**GIVEN ENTRIES:**
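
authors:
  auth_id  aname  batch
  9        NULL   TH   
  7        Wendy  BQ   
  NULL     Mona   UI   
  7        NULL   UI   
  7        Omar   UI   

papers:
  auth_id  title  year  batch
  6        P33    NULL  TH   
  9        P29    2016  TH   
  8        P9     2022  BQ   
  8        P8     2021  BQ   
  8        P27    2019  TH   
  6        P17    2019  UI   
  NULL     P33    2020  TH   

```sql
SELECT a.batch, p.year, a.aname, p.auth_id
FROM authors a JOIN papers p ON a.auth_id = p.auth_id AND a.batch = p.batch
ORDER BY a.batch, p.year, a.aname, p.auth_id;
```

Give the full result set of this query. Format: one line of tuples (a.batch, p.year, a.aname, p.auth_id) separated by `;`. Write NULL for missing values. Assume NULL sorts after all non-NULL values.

(TH, 2016, NULL, 9)

INNER JOIN keeps only pairs where the ON condition holds.
Matching on a.auth_id = p.auth_id AND a.batch = p.batch. A NULL in a compared column never satisfies the condition.
- a row (auth_id=9, batch=TH): matches 1 p row(s) → 1 output row(s).
- a row (auth_id=7, batch=BQ): no match → dropped.
- a row (auth_id=NULL, batch=UI): no match → dropped.
- a row (auth_id=7, batch=UI): no match → dropped.
- a row (auth_id=7, batch=UI): no match → dropped.
After projecting and ordering:
a.batch | p.year | a.aname | p.auth_id
TH | 2016 | NULL | 9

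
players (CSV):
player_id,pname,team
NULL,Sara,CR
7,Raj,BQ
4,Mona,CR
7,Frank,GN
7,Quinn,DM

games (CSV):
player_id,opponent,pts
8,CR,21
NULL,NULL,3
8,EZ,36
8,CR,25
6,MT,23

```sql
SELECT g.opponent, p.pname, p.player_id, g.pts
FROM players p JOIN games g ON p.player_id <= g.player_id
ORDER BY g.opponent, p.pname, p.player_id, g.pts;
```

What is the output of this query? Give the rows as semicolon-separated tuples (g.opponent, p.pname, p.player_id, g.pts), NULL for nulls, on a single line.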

**TASK BRIEF:**
Transcribe each record above exactly. Skip none.

**ANSWER FOR THE TASK:**
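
authors:
  auth_id  aname  batch
  9        NULL   TH   
  7        Wendy  BQ   
  NULL     Mona   UI   
  7        NULL   UI   
  7        Omar   UI   

papers:
  auth_id  title  year  batch
  6        P33    NULL  TH   
  9        P29    2016  TH   
  8        P9     2022  BQ   
  8        P8     2021  BQ   
  8        P27    2019  TH   
  6        P17    2019  UI   
  NULL     P33    2020  TH   

```sql
SELECT a.batch, p.year, a.aname, p.auth_id
FROM authors a JOIN papers p ON a.auth_id = p.auth_id AND a.batch = p.batch
ORDER BY a.batch, p.year, a.aname, p.auth_id;
```

Give the full result set of this query. Format: one line of tuples (a.batch, p.year, a.aname, p.auth_id) separated by `;`. Write NULL for missing values. Assume NULL sorts after all non-NULL values.

(TH, 2016, NULL, 9)

INNER JOIN keeps only pairs where the ON condition holds.
Matching on a.auth_id = p.auth_id AND a.batch = p.batch. A NULL in a compared column never satisfies the condition.
- a row (auth_id=9, batch=TH): matches 1 p row(s) → 1 output row(s).
- a row (auth_id=7, batch=BQ): no match → dropped.
- a row (auth_id=NULL, batch=UI): no match → dropped.
- a row (auth_id=7, batch=UI): no match → dropped.
- a row (auth_id=7, batch=UI): no match → dropped.
After projecting and ordering:
a.batch | p.year | a.aname | p.auth_id
TH | 2016 | NULL | 9

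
players (CSV):
player_id,pname,team
NULL,Sara,CR
7,Raj,BQ
4,Mona,CR
7,Frank,GN
7,Quinn,DM

games (CSV):
player_id,opponent,pts
8,CR,21
NULL,NULL,3
8,EZ,36
8,CR,25
6,MT,23

```sql
SELECT g.opponent, p.pname, p.player_id, g.pts
FROM players p JOIN games g ON p.player_id <= g.player_id
ORDER BY g.opponent, p.pname, p.player_id, g.pts;
```

What is the output of this query? Give the rows as semicolon-separated tuples (g.opponent, p.pname, p.player_id, g.pts), NULL for nulls, on a single line.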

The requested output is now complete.